▶ [About this task]
Your response should match the records line for line.
##### Listed records #####
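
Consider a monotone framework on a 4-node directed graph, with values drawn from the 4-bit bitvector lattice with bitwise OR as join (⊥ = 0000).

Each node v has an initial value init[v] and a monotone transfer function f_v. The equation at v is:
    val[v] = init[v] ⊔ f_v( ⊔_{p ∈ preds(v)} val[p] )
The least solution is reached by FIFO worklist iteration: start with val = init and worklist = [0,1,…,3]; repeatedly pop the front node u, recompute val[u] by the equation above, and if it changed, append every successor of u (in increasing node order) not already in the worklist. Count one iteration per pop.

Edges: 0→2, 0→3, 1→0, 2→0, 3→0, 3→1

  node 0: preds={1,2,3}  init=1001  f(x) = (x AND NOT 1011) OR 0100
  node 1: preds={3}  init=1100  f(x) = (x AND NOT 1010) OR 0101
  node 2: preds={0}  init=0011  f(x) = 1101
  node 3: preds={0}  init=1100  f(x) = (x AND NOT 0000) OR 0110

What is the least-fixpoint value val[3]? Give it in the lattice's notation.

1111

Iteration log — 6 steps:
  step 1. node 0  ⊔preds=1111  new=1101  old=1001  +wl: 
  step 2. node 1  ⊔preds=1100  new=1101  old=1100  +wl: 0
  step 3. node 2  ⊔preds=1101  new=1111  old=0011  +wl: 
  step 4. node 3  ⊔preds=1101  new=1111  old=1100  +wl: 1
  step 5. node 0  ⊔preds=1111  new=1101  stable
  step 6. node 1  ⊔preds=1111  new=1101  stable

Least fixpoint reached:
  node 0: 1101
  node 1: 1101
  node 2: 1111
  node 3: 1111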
#####
▶ [Result]
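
Consider a monotone framework on a 4-node directed graph, with values drawn from the 4-bit bitvector lattice with bitwise OR as join (⊥ = 0000).

Each node v has an initial value init[v] and a monotone transfer function f_v. The equation at v is:
    val[v] = init[v] ⊔ f_v( ⊔_{p ∈ preds(v)} val[p] )
The least solution is reached by FIFO worklist iteration: start with val = init and worklist = [0,1,…,3]; repeatedly pop the front node u, recompute val[u] by the equation above, and if it changed, append every successor of u (in increasing node order) not already in the worklist. Count one iteration per pop.

Edges: 0→2, 0→3, 1→0, 2→0, 3→0, 3→1

  node 0: preds={1,2,3}  init=1001  f(x) = (x AND NOT 1011) OR 0100
  node 1: preds={3}  init=1100  f(x) = (x AND NOT 1010) OR 0101
  node 2: preds={0}  init=0011  f(x) = 1101
  node 3: preds={0}  init=1100  f(x) = (x AND NOT 0000) OR 0110

What is the least-fixpoint value val[3]? Give it in the lattice's notation.

1111

Iteration log — 6 steps:
  step 1. node 0  ⊔preds=1111  new=1101  old=1001  +wl: 
  step 2. node 1  ⊔preds=1100  new=1101  old=1100  +wl: 0
  step 3. node 2  ⊔preds=1101  new=1111  old=0011  +wl: 
  step 4. node 3  ⊔preds=1101  new=1111  old=1100  +wl: 1
  step 5. node 0  ⊔preds=1111  new=1101  stable
  step 6. node 1  ⊔preds=1111  new=1101  stable

Least fixpoint reached:
  node 0: 1101
  node 1: 1101
  node 2: 1111
  node 3: 1111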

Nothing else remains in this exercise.